== Segment start ==
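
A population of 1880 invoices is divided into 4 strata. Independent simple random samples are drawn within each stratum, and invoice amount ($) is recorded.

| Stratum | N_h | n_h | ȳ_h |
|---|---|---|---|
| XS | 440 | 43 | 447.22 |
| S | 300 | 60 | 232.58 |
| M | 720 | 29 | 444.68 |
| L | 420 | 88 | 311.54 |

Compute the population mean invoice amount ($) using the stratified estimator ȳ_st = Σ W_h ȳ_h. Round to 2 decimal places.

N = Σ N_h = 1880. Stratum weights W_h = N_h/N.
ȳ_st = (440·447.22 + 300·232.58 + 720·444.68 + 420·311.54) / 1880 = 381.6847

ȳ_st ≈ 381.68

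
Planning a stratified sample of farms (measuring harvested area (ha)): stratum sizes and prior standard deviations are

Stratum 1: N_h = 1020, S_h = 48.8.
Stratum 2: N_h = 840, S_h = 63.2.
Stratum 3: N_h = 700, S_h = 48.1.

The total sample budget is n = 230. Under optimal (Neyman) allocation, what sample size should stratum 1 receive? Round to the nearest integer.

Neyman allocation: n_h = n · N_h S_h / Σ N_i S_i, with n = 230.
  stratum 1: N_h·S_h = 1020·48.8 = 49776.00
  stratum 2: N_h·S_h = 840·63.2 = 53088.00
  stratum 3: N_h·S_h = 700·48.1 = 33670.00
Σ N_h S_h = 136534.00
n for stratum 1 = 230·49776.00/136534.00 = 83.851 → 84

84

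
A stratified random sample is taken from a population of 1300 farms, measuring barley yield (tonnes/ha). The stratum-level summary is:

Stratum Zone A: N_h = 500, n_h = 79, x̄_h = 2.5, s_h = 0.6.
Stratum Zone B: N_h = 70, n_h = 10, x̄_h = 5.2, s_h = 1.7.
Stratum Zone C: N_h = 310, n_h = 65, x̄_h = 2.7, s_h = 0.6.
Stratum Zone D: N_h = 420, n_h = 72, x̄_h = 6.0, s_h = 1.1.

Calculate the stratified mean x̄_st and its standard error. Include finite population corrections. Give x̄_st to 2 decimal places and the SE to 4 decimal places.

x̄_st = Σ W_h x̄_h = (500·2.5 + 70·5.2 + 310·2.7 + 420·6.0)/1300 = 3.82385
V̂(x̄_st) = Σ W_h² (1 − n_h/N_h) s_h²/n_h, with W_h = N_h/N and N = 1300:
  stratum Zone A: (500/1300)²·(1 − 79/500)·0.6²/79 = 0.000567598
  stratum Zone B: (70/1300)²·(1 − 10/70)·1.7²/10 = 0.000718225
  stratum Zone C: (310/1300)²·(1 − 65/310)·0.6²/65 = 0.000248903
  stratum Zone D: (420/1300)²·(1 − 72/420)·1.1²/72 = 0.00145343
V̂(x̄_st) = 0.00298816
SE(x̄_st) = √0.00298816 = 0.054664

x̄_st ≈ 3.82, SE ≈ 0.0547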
== Segment end ==
== Segment start ==
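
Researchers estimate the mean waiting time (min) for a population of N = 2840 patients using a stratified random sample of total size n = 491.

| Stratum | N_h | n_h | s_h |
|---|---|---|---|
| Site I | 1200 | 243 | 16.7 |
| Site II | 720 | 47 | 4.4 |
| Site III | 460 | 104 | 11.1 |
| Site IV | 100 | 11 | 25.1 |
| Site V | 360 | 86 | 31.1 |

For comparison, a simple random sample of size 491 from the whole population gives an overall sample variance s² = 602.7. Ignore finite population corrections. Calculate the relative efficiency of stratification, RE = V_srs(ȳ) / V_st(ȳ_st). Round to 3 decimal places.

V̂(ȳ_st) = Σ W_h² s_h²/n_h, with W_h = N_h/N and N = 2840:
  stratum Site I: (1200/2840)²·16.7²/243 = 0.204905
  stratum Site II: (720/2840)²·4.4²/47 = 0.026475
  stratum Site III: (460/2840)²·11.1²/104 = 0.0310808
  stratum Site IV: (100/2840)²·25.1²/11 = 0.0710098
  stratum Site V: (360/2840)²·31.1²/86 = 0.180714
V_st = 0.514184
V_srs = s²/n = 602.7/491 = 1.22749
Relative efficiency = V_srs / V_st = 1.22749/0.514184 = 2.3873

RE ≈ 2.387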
== Segment end ==
== Segment start ==
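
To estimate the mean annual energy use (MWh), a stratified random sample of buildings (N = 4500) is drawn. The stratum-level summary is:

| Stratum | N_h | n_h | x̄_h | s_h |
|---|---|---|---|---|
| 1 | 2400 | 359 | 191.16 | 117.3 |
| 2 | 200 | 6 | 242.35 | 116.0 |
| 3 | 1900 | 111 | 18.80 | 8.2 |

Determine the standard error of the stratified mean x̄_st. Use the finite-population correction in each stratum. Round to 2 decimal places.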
== Segment end ==
## PROBLEM TO SOLVE
Go through the listing above and locate each line that holds the word "level". Copy those lines.

## ANSWER SPACE
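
A stratified random sample is taken from a population of 1300 farms, measuring barley yield (tonnes/ha). The stratum-level summary is:
To estimate the mean annual energy use (MWh), a stratified random sample of buildings (N = 4500) is drawn. The stratum-level summary is: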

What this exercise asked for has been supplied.